> **GOAL OF THE EXERCISE**
All records should be written out again exactly.

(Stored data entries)

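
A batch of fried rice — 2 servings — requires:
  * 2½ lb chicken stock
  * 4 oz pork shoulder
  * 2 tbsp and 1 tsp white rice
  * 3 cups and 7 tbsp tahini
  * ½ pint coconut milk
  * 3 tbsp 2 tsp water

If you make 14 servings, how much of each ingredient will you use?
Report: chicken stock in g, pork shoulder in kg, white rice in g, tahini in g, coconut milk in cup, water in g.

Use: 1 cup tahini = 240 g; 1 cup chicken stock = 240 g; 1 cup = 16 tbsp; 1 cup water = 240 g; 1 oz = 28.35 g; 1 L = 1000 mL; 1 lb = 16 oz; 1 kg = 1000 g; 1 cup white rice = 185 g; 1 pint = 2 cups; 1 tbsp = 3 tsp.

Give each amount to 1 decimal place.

Scaling factor: 14/2 = 7.
chicken stock: 2.5 lb × 7 × 16 oz/lb × 28.35 g/oz = 7938.0 g
pork shoulder: 4 oz × 7 × 28.35 g/oz ÷ 1000 g/kg ≈ 0.8 kg
white rice: (2 tbsp + 1 tsp = 7/3 tbsp) × 7 ÷ 16 tbsp/cup × 185 g/cup ≈ 188.9 g
tahini: (3 cup + 7 tbsp = 3.4375 cup) × 7 × 240 g/cup = 5775.0 g
coconut milk: 0.5 pint × 7 × 2 cup/pint = 7.0 cup
water: (3 tbsp + 2 tsp = 11/3 tbsp) × 7 ÷ 16 tbsp/cup × 240 g/cup = 385.0 g

chicken stock: 7938.0 g; pork shoulder: 0.8 kg; white rice: 188.9 g; tahini: 5775.0 g; coconut milk: 7.0 cup; water: 385.0 g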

> **COMPLETED TASK**
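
A batch of fried rice — 2 servings — requires:
  * 2½ lb chicken stock
  * 4 oz pork shoulder
  * 2 tbsp and 1 tsp white rice
  * 3 cups and 7 tbsp tahini
  * ½ pint coconut milk
  * 3 tbsp 2 tsp water

If you make 14 servings, how much of each ingredient will you use?
Report: chicken stock in g, pork shoulder in kg, white rice in g, tahini in g, coconut milk in cup, water in g.

Use: 1 cup tahini = 240 g; 1 cup chicken stock = 240 g; 1 cup = 16 tbsp; 1 cup water = 240 g; 1 oz = 28.35 g; 1 L = 1000 mL; 1 lb = 16 oz; 1 kg = 1000 g; 1 cup white rice = 185 g; 1 pint = 2 cups; 1 tbsp = 3 tsp.

Give each amount to 1 decimal place.

Scaling factor: 14/2 = 7.
chicken stock: 2.5 lb × 7 × 16 oz/lb × 28.35 g/oz = 7938.0 g
pork shoulder: 4 oz × 7 × 28.35 g/oz ÷ 1000 g/kg ≈ 0.8 kg
white rice: (2 tbsp + 1 tsp = 7/3 tbsp) × 7 ÷ 16 tbsp/cup × 185 g/cup ≈ 188.9 g
tahini: (3 cup + 7 tbsp = 3.4375 cup) × 7 × 240 g/cup = 5775.0 g
coconut milk: 0.5 pint × 7 × 2 cup/pint = 7.0 cup
water: (3 tbsp + 2 tsp = 11/3 tbsp) × 7 ÷ 16 tbsp/cup × 240 g/cup = 385.0 g

chicken stock: 7938.0 g; pork shoulder: 0.8 kg; white rice: 188.9 g; tahini: 5775.0 g; coconut milk: 7.0 cup; water: 385.0 g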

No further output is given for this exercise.